= RECORDS SHOWN =
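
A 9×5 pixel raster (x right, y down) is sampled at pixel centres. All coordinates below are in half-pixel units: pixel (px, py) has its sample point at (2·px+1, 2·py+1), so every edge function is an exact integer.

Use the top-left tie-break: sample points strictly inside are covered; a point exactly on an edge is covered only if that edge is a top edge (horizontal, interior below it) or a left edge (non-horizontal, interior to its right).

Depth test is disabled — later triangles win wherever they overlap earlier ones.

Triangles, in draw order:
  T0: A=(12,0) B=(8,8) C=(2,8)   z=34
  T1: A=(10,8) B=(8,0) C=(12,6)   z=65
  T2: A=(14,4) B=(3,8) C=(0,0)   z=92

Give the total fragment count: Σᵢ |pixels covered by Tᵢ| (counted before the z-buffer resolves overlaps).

T0:
  2·area = 48
  edge (12, 0)→(8, 8): d=(-4,8) right/bottom  bias=-1
  edge (8, 8)→(2, 8): d=(-6,0) right/bottom  bias=-1
  edge (2, 8)→(12, 0): d=(10,-8) top-left  bias=+0
    (5,0)@(11, 1): e=[4,42,2] → █
    (6,0)@(13, 1): e=[-12,42,18] → ·
    (4,1)@(9, 3): e=[12,30,6] → █
    (5,1)@(11, 3): e=[-4,30,22] → ·
    (3,2)@(7, 5): e=[20,18,10] → █
    (5,2)@(11, 5): e=[-12,18,42] → ·
    (2,3)@(5, 7): e=[28,6,14] → █
    (4,3)@(9, 7): e=[-4,6,46] → ·
    (2,4)@(5, 9): e=[20,-6,34] → ·
    (3,4)@(7, 9): e=[4,-6,50] → ·
  covered (6 px):
    · · · · · █ · · ·
    · · · · █ · · · ·
    · · · █ █ · · · ·
    · · █ █ · · · · ·
    · · · · · · · · ·
T1:
  2·area = 20
  edge (10, 8)→(8, 0): d=(-2,-8) top-left  bias=+0
  edge (8, 0)→(12, 6): d=(4,6) right/bottom  bias=-1
  edge (12, 6)→(10, 8): d=(-2,2) right/bottom  bias=-1
    (8,0)@(17, 1): e=[70,-50,0] → ·  [on edge]
    (4,1)@(9, 3): e=[2,6,12] → █
    (5,1)@(11, 3): e=[18,-6,8] → ·
    (7,1)@(15, 3): e=[50,-30,0] → ·  [on edge]
    (4,2)@(9, 5): e=[-2,14,8] → ·
    (5,2)@(11, 5): e=[14,2,4] → █
    (6,2)@(13, 5): e=[30,-10,0] → ·  [on edge]
    (5,3)@(11, 7): e=[10,10,0] → ·  [on edge]
    (4,4)@(9, 9): e=[-10,30,0] → ·  [on edge]
  covered (2 px):
    · · · · · · · · ·
    · · · · █ · · · ·
    · · · · · █ · · ·
    · · · · · · · · ·
    · · · · · · · · ·
T2:
  2·area = 100
  edge (14, 4)→(3, 8): d=(-11,4) right/bottom  bias=-1
  edge (3, 8)→(0, 0): d=(-3,-8) top-left  bias=+0
  edge (0, 0)→(14, 4): d=(14,4) right/bottom  bias=-1
    (0,0)@(1, 1): e=[85,5,10] → █
    (1,0)@(3, 1): e=[77,21,2] → █
    (2,0)@(5, 1): e=[69,37,-6] → ·
    (0,1)@(1, 3): e=[63,-1,38] → ·
    (1,1)@(3, 3): e=[55,15,30] → █
    (2,1)@(5, 3): e=[47,31,22] → █
    (3,1)@(7, 3): e=[39,47,14] → █
    (4,1)@(9, 3): e=[31,63,6] → █
    (5,1)@(11, 3): e=[23,79,-2] → ·
    (1,2)@(3, 5): e=[33,9,58] → █
    (5,2)@(11, 5): e=[1,73,26] → █
    (6,2)@(13, 5): e=[-7,89,18] → ·
  covered (13 px):
    █ █ · · · · · · ·
    · █ █ █ █ · · · ·
    · █ █ █ █ █ · · ·
    · █ █ · · · · · ·
    · · · · · · · · ·

Final: 21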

= PROBLEM TO SOLVE =
Search the entries above for lines containing the word "sample", and copy each one.

= RESULT OF THE TASK =
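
A 9×5 pixel raster (x right, y down) is sampled at pixel centres. All coordinates below are in half-pixel units: pixel (px, py) has its sample point at (2·px+1, 2·py+1), so every edge function is an exact integer.
Use the top-left tie-break: sample points strictly inside are covered; a point exactly on an edge is covered only if that edge is a top edge (horizontal, interior below it) or a left edge (non-horizontal, interior to its right).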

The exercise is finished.